PROBLEM DESCRIPTION:
Starting from the line in which "Sofia has $5,740.00" appears, output every line down to the last line of the data below, exactly and without anything more.

Collected data:
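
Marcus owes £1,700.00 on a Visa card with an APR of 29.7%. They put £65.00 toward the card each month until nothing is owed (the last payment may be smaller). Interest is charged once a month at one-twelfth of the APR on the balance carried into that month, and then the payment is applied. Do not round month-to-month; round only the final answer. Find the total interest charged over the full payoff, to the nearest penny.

Monthly rate r = 29.7%/12 = 2.475% = 0.02475.
Payoff takes n = ⌈−ln(1 − rB₀/P)/ln(1+r)⌉ = ⌈42.626⌉ = 43 payments; the last is £40.90.
Total paid = 42·£65.00 + £40.90 = £2,770.90.
Total interest = total paid − principal = £2,770.90 − £1,700.00 = £1,070.90.

£1,070.90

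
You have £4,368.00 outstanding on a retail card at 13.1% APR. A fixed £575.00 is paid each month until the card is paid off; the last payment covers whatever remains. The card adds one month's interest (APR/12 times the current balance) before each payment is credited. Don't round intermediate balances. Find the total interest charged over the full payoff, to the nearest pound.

Monthly rate r = 13.1%/12 = 1.09167% = 0.0109167.
Payoff takes n = ⌈−ln(1 − rB₀/P)/ln(1+r)⌉ = ⌈7.973⌉ = 8 payments; the last is £559.72.
Total paid = 7·£575.00 + £559.72 = £4,584.72.
Total interest = total paid − principal = £4,584.72 − £4,368.00 = £216.72.

£217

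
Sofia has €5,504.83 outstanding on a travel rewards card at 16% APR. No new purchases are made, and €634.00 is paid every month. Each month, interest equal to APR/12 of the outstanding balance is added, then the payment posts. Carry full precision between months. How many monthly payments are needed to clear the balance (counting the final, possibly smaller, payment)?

Monthly rate r = 16%/12 = 1.33333% = 0.0133333.
Recurrence: B ← B·(1+r) − €634.00.
Month 1: interest €73.40; balance after payment €4,944.23.
Month 2: interest €65.92; balance after payment €4,376.15.
Closed form: n = −ln(1 − rB₀/P)/ln(1+r) = −ln(0.88423)/ln(1.01333) ≈ 9.289, so the balance reaches zero during payment 10.

10 months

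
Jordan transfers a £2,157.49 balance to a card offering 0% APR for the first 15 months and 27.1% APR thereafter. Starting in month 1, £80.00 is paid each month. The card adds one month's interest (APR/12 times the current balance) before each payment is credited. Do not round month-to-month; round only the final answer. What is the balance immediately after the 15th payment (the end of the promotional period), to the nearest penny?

£957.49

Promo months 1–15 at r₀ = 0%/12 = 0; months 16+ at r₁ = 27.1%/12 = 0.0225833.
After month 15 (no interest yet): B = £2,157.49 − 15·£80.00 = £957.49.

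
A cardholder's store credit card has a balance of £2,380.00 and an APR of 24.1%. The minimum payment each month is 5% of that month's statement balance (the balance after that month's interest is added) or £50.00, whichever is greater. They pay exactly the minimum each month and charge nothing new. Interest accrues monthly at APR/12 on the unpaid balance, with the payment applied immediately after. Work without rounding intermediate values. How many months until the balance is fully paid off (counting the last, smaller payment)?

54 months

Monthly rate r = 24.1%/12 = 2.00833% = 0.0200833.
While 5% of the post-interest balance exceeds £50.00, each month B ← (B·(1+r))·(1 − 0.05), i.e. B shrinks by the factor (1+r)·0.95 = 0.96908.
This holds for months 1–29. Entering month 30 the balance is £957.18; 5% of the post-interest balance is now below £50.00, so the flat £50.00 minimum applies from here.
From month 30 a fixed £50.00 at rate r clears £957.18 in 25 more payments. Total: 29 + 25 = 54 months.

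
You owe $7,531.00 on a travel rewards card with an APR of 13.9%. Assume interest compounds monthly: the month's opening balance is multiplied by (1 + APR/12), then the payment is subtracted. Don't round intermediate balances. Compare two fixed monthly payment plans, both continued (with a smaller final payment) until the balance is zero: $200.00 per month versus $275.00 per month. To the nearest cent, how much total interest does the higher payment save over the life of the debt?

$839.46

Monthly rate r = 13.9%/12 = 1.15833% = 0.0115833.
At $200.00/mo: n = ⌈−ln(1 − rB₀/P)/ln(1+r)⌉ = 50 payments (last $150.98); total interest = total paid − $7,531.00 = $2,419.98.
At $275.00/mo: 34 payments (last $36.52); total interest $1,580.52.
Interest saved = $2,419.98 − $1,580.52 = $839.46.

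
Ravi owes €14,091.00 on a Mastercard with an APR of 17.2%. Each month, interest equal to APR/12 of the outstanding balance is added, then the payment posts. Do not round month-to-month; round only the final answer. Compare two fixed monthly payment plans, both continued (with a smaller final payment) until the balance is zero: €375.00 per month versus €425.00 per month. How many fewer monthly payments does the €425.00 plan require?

Monthly rate r = 17.2%/12 = 1.43333% = 0.0143333.
At €375.00/mo: n = ⌈−ln(1 − rB₀/P)/ln(1+r)⌉ = 55 payments (last €131.34); total interest = total paid − €14,091.00 = €6,290.34.
At €425.00/mo: 46 payments (last €131.03); total interest €5,165.03.
Payments saved = 55 − 46 = 9.

9 fewer payments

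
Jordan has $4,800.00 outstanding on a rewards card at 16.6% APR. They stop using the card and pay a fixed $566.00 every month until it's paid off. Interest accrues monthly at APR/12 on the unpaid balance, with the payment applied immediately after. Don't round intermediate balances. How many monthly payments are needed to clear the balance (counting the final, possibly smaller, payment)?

10 months

Monthly rate r = 16.6%/12 = 1.38333% = 0.0138333.
Recurrence: B ← B·(1+r) − $566.00.
Month 1: interest $66.40; balance after payment $4,300.40.
Month 2: interest $59.49; balance after payment $3,793.89.
Closed form: n = −ln(1 − rB₀/P)/ln(1+r) = −ln(0.88269)/ln(1.01383) ≈ 9.083, so the balance reaches zero during payment 10.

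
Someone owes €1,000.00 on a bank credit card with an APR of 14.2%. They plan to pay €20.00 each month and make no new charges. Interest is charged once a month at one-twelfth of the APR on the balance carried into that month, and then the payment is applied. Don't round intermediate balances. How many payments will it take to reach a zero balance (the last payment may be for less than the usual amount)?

77 payments

Monthly rate r = 14.2%/12 = 1.18333% = 0.0118333.
Recurrence: B ← B·(1+r) − €20.00.
Month 1: interest €11.83; balance after payment €991.83.
Month 2: interest €11.74; balance after payment €983.57.
Closed form: n = −ln(1 − rB₀/P)/ln(1+r) = −ln(0.40833)/ln(1.01183) ≈ 76.138, so the balance reaches zero during payment 77.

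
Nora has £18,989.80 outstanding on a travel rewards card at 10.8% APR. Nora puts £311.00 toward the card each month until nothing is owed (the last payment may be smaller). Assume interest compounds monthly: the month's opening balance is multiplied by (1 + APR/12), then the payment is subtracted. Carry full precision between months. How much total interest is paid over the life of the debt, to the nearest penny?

Monthly rate r = 10.8%/12 = 0.9% = 0.009.
Payoff takes n = ⌈−ln(1 − rB₀/P)/ln(1+r)⌉ = ⌈89.009⌉ = 90 payments; the last is £2.72.
Total paid = 89·£311.00 + £2.72 = £27,681.72.
Total interest = total paid − principal = £27,681.72 − £18,989.80 = £8,691.92.

£8,691.92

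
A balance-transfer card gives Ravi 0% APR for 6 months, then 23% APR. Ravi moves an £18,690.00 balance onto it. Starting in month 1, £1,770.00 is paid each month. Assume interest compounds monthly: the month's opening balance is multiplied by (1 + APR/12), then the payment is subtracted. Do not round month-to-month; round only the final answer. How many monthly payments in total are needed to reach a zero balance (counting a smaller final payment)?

Promo months 1–6 at r₀ = 0%/12 = 0; months 7+ at r₁ = 23%/12 = 0.0191667.
After month 6 (no interest yet): B = £18,690.00 − 6·£1,770.00 = £8,070.00.
Then at r₁ with £1,770.00/mo: n₂ = −ln(1 − r₁·B/P)/ln(1+r₁) ≈ 4.82 → 5 more payments.

11 payments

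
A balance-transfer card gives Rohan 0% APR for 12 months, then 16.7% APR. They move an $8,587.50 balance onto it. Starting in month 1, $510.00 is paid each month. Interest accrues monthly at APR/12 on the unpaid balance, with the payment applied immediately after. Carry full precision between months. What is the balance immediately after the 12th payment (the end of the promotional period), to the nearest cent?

Promo months 1–12 at r₀ = 0%/12 = 0; months 13+ at r₁ = 16.7%/12 = 0.0139167.
After month 12 (no interest yet): B = $8,587.50 − 12·$510.00 = $2,467.50.

$2,467.50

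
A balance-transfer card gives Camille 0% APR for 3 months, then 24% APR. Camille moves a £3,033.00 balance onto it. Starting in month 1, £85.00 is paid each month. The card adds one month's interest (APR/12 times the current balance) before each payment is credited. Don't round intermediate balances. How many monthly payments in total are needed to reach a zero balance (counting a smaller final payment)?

Promo months 1–3 at r₀ = 0%/12 = 0; months 4+ at r₁ = 24%/12 = 0.02.
After month 3 (no interest yet): B = £3,033.00 − 3·£85.00 = £2,778.00.
Then at r₁ with £85.00/mo: n₂ = −ln(1 − r₁·B/P)/ln(1+r₁) ≈ 53.54 → 54 more payments.

57 payments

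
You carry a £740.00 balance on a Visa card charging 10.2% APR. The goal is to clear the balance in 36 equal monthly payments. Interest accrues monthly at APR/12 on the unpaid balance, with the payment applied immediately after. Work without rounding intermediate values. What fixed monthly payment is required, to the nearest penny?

Monthly rate r = 10.2%/12 = 0.85% = 0.0085.
Level-payment amortization: P = B₀·r / (1 − (1+r)^(−n)) = 740.00·0.0085 / (1 − 1.0085^(−36)).
Denominator 1 − (1+r)^(−36) = 0.262660486.
P = 6.29 / 0.262660486 ≈ 23.95.

£23.95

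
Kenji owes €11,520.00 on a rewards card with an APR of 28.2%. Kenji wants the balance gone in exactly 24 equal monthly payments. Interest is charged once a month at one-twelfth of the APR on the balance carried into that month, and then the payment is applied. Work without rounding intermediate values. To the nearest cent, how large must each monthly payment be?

€633.49

Monthly rate r = 28.2%/12 = 2.35% = 0.0235.
Level-payment amortization: P = B₀·r / (1 − (1+r)^(−n)) = 11520.00·0.0235 / (1 − 1.0235^(−24)).
Denominator 1 − (1+r)^(−24) = 0.427346826.
P = 270.72 / 0.427346826 ≈ 633.49.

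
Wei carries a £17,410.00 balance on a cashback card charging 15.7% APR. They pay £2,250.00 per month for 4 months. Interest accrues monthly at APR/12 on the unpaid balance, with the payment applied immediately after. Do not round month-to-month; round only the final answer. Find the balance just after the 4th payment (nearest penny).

Monthly rate r = 15.7%/12 = 1.30833% = 0.0130833.
Each month: B ← B·(1+r) − £2,250.00.
Month 1: interest £227.78; balance after payment £15,387.78.
Month 2: interest £201.32; balance after payment £13,339.10.
Month 3: interest £174.52; balance after payment £11,263.62.
Month 4: interest £147.37; balance after payment £9,160.99.

£9,160.99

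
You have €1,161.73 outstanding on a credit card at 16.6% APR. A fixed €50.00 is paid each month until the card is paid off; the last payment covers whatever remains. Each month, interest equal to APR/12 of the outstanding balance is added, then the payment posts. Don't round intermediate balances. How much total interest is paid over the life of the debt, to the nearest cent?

€249.47

Monthly rate r = 16.6%/12 = 1.38333% = 0.0138333.
Payoff takes n = ⌈−ln(1 − rB₀/P)/ln(1+r)⌉ = ⌈28.223⌉ = 29 payments; the last is €11.20.
Total paid = 28·€50.00 + €11.20 = €1,411.20.
Total interest = total paid − principal = €1,411.20 − €1,161.73 = €249.47.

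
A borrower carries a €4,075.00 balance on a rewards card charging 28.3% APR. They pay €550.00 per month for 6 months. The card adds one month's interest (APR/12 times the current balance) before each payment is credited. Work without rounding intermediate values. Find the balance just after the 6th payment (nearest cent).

€1,185.91

Monthly rate r = 28.3%/12 = 2.35833% = 0.0235833.
Each month: B ← B·(1+r) − €550.00.
Month 1: interest €96.10; balance after payment €3,621.10.
Month 2: interest €85.40; balance after payment €3,156.50.
Month 3: interest €74.44; balance after payment €2,680.94.
Month 4: interest €63.23; balance after payment €2,194.17.
Month 5: interest €51.75; balance after payment €1,695.91.
Month 6: interest €40.00; balance after payment €1,185.91.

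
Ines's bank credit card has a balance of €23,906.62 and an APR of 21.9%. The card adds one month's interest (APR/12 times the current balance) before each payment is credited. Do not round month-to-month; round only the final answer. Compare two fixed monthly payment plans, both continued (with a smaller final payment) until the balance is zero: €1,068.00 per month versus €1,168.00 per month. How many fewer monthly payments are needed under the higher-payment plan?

4 fewer payments

Monthly rate r = 21.9%/12 = 1.825% = 0.01825.
At €1,068.00/mo: n = ⌈−ln(1 − rB₀/P)/ln(1+r)⌉ = 30 payments (last €38.32); total interest = total paid − €23,906.62 = €7,103.70.
At €1,168.00/mo: 26 payments (last €1,004.57); total interest €6,297.95.
Payments saved = 30 − 26 = 4.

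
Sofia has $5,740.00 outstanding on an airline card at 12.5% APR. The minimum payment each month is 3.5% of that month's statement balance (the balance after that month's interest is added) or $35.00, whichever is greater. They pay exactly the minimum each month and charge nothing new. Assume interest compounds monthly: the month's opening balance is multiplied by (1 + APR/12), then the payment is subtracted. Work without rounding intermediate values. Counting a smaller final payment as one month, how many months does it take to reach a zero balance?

Monthly rate r = 12.5%/12 = 1.04167% = 0.0104167.
While 3.5% of the post-interest balance exceeds $35.00, each month B ← (B·(1+r))·(1 − 0.035), i.e. B shrinks by the factor (1+r)·0.965 = 0.97505.
This holds for months 1–70. Entering month 71 the balance is $979.17; 3.5% of the post-interest balance is now below $35.00, so the flat $35.00 minimum applies from here.
From month 71 a fixed $35.00 at rate r clears $979.17 in 34 more payments. Total: 70 + 34 = 104 months.

104 months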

FINISHED EXERCISE:
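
Sofia has $5,740.00 outstanding on an airline card at 12.5% APR. The minimum payment each month is 3.5% of that month's statement balance (the balance after that month's interest is added) or $35.00, whichever is greater. They pay exactly the minimum each month and charge nothing new. Assume interest compounds monthly: the month's opening balance is multiplied by (1 + APR/12), then the payment is subtracted. Work without rounding intermediate values. Counting a smaller final payment as one month, how many months does it take to reach a zero balance?

Monthly rate r = 12.5%/12 = 1.04167% = 0.0104167.
While 3.5% of the post-interest balance exceeds $35.00, each month B ← (B·(1+r))·(1 − 0.035), i.e. B shrinks by the factor (1+r)·0.965 = 0.97505.
This holds for months 1–70. Entering month 71 the balance is $979.17; 3.5% of the post-interest balance is now below $35.00, so the flat $35.00 minimum applies from here.
From month 71 a fixed $35.00 at rate r clears $979.17 in 34 more payments. Total: 70 + 34 = 104 months.

104 months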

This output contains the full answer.